(Stored items)

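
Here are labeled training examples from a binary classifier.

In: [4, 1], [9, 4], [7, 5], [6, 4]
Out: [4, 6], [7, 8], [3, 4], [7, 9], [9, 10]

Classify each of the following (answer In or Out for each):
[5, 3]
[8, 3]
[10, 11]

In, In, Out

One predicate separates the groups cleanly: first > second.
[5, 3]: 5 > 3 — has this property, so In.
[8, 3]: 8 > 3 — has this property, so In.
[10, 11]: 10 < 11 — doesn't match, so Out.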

WHAT TO DO = Reproduce the records above in their entirety, unchanged.

ANSWER SECTION =
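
Here are labeled training examples from a binary classifier.

In: [4, 1], [9, 4], [7, 5], [6, 4]
Out: [4, 6], [7, 8], [3, 4], [7, 9], [9, 10]

Classify each of the following (answer In or Out for each):
[5, 3]
[8, 3]
[10, 11]

In, In, Out

One predicate separates the groups cleanly: first > second.
[5, 3]: 5 > 3 — has this property, so In.
[8, 3]: 8 > 3 — has this property, so In.
[10, 11]: 10 < 11 — doesn't match, so Out.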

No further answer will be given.